- **Records for processing**
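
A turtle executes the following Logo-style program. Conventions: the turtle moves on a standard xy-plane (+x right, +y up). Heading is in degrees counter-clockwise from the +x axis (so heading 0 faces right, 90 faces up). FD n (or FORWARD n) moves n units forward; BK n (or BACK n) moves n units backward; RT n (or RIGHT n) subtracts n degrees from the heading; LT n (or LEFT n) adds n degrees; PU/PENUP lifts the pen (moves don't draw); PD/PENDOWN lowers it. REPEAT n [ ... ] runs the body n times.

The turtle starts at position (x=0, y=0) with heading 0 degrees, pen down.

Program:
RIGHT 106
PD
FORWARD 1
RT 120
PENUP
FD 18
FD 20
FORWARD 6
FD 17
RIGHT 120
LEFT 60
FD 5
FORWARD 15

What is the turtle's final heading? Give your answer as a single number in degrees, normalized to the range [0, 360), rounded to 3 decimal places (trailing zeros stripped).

Answer: 74

Derivation:
Executing turtle program step by step:
Start: pos=(0,0), heading=0, pen down
RT 106: heading 0 -> 254
PD: pen down
FD 1: (0,0) -> (-0.276,-0.961) [heading=254, draw]
RT 120: heading 254 -> 134
PU: pen up
FD 18: (-0.276,-0.961) -> (-12.779,11.987) [heading=134, move]
FD 20: (-12.779,11.987) -> (-26.673,26.374) [heading=134, move]
FD 6: (-26.673,26.374) -> (-30.841,30.69) [heading=134, move]
FD 17: (-30.841,30.69) -> (-42.65,42.918) [heading=134, move]
RT 120: heading 134 -> 14
LT 60: heading 14 -> 74
FD 5: (-42.65,42.918) -> (-41.272,47.725) [heading=74, move]
FD 15: (-41.272,47.725) -> (-37.137,62.144) [heading=74, move]
Final: pos=(-37.137,62.144), heading=74, 1 segment(s) drawn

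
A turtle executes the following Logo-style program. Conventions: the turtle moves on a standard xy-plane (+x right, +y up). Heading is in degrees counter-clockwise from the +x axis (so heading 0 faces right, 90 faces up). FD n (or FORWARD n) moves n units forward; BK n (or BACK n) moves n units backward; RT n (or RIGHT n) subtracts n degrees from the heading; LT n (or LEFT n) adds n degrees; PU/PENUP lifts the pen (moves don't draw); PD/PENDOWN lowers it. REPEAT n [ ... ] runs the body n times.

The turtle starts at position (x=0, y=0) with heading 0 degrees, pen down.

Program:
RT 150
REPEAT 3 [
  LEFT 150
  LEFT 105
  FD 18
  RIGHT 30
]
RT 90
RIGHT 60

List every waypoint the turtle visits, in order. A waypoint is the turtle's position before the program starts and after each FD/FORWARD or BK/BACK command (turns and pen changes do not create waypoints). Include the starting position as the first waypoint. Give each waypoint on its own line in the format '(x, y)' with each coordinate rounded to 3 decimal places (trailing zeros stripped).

Executing turtle program step by step:
Start: pos=(0,0), heading=0, pen down
RT 150: heading 0 -> 210
REPEAT 3 [
  -- iteration 1/3 --
  LT 150: heading 210 -> 0
  LT 105: heading 0 -> 105
  FD 18: (0,0) -> (-4.659,17.387) [heading=105, draw]
  RT 30: heading 105 -> 75
  -- iteration 2/3 --
  LT 150: heading 75 -> 225
  LT 105: heading 225 -> 330
  FD 18: (-4.659,17.387) -> (10.93,8.387) [heading=330, draw]
  RT 30: heading 330 -> 300
  -- iteration 3/3 --
  LT 150: heading 300 -> 90
  LT 105: heading 90 -> 195
  FD 18: (10.93,8.387) -> (-6.457,3.728) [heading=195, draw]
  RT 30: heading 195 -> 165
]
RT 90: heading 165 -> 75
RT 60: heading 75 -> 15
Final: pos=(-6.457,3.728), heading=15, 3 segment(s) drawn
Waypoints (4 total):
(0, 0)
(-4.659, 17.387)
(10.93, 8.387)
(-6.457, 3.728)

Answer: (0, 0)
(-4.659, 17.387)
(10.93, 8.387)
(-6.457, 3.728)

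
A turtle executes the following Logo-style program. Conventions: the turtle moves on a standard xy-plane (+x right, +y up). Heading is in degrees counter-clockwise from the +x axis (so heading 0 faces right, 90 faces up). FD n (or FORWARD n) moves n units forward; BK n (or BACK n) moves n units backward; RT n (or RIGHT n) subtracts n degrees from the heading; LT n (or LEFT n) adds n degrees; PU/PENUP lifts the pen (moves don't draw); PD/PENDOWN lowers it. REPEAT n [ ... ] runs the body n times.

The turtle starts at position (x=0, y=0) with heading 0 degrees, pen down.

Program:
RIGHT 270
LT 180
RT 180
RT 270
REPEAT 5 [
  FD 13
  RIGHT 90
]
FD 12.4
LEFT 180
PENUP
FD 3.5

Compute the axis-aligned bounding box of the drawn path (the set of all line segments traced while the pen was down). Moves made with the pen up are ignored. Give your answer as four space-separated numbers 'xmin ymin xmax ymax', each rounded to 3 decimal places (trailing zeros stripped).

Executing turtle program step by step:
Start: pos=(0,0), heading=0, pen down
RT 270: heading 0 -> 90
LT 180: heading 90 -> 270
RT 180: heading 270 -> 90
RT 270: heading 90 -> 180
REPEAT 5 [
  -- iteration 1/5 --
  FD 13: (0,0) -> (-13,0) [heading=180, draw]
  RT 90: heading 180 -> 90
  -- iteration 2/5 --
  FD 13: (-13,0) -> (-13,13) [heading=90, draw]
  RT 90: heading 90 -> 0
  -- iteration 3/5 --
  FD 13: (-13,13) -> (0,13) [heading=0, draw]
  RT 90: heading 0 -> 270
  -- iteration 4/5 --
  FD 13: (0,13) -> (0,0) [heading=270, draw]
  RT 90: heading 270 -> 180
  -- iteration 5/5 --
  FD 13: (0,0) -> (-13,0) [heading=180, draw]
  RT 90: heading 180 -> 90
]
FD 12.4: (-13,0) -> (-13,12.4) [heading=90, draw]
LT 180: heading 90 -> 270
PU: pen up
FD 3.5: (-13,12.4) -> (-13,8.9) [heading=270, move]
Final: pos=(-13,8.9), heading=270, 6 segment(s) drawn

Segment endpoints: x in {-13, -13, -13, -13, 0, 0, 0}, y in {0, 0, 0, 0, 12.4, 13, 13}
xmin=-13, ymin=0, xmax=0, ymax=13

Answer: -13 0 0 13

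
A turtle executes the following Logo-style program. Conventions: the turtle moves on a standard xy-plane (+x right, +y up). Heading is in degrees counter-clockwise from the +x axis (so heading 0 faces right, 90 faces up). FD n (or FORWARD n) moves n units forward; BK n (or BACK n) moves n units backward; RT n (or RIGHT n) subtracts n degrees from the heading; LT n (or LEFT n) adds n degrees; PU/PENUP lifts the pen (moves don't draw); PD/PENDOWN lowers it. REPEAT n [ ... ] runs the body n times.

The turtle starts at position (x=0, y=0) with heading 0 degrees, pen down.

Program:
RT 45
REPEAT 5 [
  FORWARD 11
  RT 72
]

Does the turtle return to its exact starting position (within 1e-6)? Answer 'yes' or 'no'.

Answer: yes

Derivation:
Executing turtle program step by step:
Start: pos=(0,0), heading=0, pen down
RT 45: heading 0 -> 315
REPEAT 5 [
  -- iteration 1/5 --
  FD 11: (0,0) -> (7.778,-7.778) [heading=315, draw]
  RT 72: heading 315 -> 243
  -- iteration 2/5 --
  FD 11: (7.778,-7.778) -> (2.784,-17.579) [heading=243, draw]
  RT 72: heading 243 -> 171
  -- iteration 3/5 --
  FD 11: (2.784,-17.579) -> (-8.08,-15.858) [heading=171, draw]
  RT 72: heading 171 -> 99
  -- iteration 4/5 --
  FD 11: (-8.08,-15.858) -> (-9.801,-4.994) [heading=99, draw]
  RT 72: heading 99 -> 27
  -- iteration 5/5 --
  FD 11: (-9.801,-4.994) -> (0,0) [heading=27, draw]
  RT 72: heading 27 -> 315
]
Final: pos=(0,0), heading=315, 5 segment(s) drawn

Start position: (0, 0)
Final position: (0, 0)
Distance = 0; < 1e-6 -> CLOSED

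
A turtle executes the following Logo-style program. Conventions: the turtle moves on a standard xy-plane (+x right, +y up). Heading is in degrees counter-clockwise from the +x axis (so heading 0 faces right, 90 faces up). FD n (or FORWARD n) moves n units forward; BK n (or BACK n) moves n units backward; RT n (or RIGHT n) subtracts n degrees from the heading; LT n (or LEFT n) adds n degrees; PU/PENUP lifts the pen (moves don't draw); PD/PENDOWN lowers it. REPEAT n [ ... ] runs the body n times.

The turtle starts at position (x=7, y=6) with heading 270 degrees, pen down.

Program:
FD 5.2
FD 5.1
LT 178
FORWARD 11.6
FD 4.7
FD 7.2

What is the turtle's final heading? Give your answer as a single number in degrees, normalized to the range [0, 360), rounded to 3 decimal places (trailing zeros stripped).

Executing turtle program step by step:
Start: pos=(7,6), heading=270, pen down
FD 5.2: (7,6) -> (7,0.8) [heading=270, draw]
FD 5.1: (7,0.8) -> (7,-4.3) [heading=270, draw]
LT 178: heading 270 -> 88
FD 11.6: (7,-4.3) -> (7.405,7.293) [heading=88, draw]
FD 4.7: (7.405,7.293) -> (7.569,11.99) [heading=88, draw]
FD 7.2: (7.569,11.99) -> (7.82,19.186) [heading=88, draw]
Final: pos=(7.82,19.186), heading=88, 5 segment(s) drawn

Answer: 88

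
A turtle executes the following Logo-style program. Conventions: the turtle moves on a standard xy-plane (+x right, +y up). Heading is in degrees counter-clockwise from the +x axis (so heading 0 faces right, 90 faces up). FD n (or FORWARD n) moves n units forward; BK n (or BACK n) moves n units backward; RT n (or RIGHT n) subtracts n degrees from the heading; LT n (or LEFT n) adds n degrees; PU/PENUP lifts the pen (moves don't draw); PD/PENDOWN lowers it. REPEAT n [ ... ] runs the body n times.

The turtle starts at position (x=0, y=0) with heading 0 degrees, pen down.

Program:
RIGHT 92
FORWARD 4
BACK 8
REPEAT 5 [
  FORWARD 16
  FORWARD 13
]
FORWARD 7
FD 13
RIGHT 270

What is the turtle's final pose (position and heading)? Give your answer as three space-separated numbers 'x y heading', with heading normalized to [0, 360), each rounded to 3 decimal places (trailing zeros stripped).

Executing turtle program step by step:
Start: pos=(0,0), heading=0, pen down
RT 92: heading 0 -> 268
FD 4: (0,0) -> (-0.14,-3.998) [heading=268, draw]
BK 8: (-0.14,-3.998) -> (0.14,3.998) [heading=268, draw]
REPEAT 5 [
  -- iteration 1/5 --
  FD 16: (0.14,3.998) -> (-0.419,-11.993) [heading=268, draw]
  FD 13: (-0.419,-11.993) -> (-0.872,-24.985) [heading=268, draw]
  -- iteration 2/5 --
  FD 16: (-0.872,-24.985) -> (-1.431,-40.975) [heading=268, draw]
  FD 13: (-1.431,-40.975) -> (-1.885,-53.967) [heading=268, draw]
  -- iteration 3/5 --
  FD 16: (-1.885,-53.967) -> (-2.443,-69.957) [heading=268, draw]
  FD 13: (-2.443,-69.957) -> (-2.897,-82.949) [heading=268, draw]
  -- iteration 4/5 --
  FD 16: (-2.897,-82.949) -> (-3.455,-98.94) [heading=268, draw]
  FD 13: (-3.455,-98.94) -> (-3.909,-111.932) [heading=268, draw]
  -- iteration 5/5 --
  FD 16: (-3.909,-111.932) -> (-4.467,-127.922) [heading=268, draw]
  FD 13: (-4.467,-127.922) -> (-4.921,-140.914) [heading=268, draw]
]
FD 7: (-4.921,-140.914) -> (-5.165,-147.91) [heading=268, draw]
FD 13: (-5.165,-147.91) -> (-5.619,-160.902) [heading=268, draw]
RT 270: heading 268 -> 358
Final: pos=(-5.619,-160.902), heading=358, 14 segment(s) drawn

Answer: -5.619 -160.902 358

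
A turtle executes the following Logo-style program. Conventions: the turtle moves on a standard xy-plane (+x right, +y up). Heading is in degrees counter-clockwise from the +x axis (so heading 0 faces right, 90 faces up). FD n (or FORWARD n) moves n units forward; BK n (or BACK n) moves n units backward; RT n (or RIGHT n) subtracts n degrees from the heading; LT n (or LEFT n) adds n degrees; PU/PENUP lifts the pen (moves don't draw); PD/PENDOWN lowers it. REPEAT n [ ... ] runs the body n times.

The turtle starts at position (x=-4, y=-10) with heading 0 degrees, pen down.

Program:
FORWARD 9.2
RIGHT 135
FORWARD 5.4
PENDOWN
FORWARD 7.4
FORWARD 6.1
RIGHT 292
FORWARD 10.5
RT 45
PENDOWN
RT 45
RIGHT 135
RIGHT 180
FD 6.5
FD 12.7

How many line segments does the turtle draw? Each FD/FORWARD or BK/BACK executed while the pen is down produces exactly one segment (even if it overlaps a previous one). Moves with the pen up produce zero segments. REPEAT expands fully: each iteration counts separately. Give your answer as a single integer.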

- **Prompt**
Would you please copy the lines above, from the one holding "FORWARD 5.4" through the last, and nothing else?

- **Result of the task**
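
FORWARD 5.4
PENDOWN
FORWARD 7.4
FORWARD 6.1
RIGHT 292
FORWARD 10.5
RT 45
PENDOWN
RT 45
RIGHT 135
RIGHT 180
FD 6.5
FD 12.7

How many line segments does the turtle draw? Each FD/FORWARD or BK/BACK executed while the pen is down produces exactly one segment (even if it overlaps a previous one). Moves with the pen up produce zero segments. REPEAT expands fully: each iteration counts separately. Give your answer as a single integer.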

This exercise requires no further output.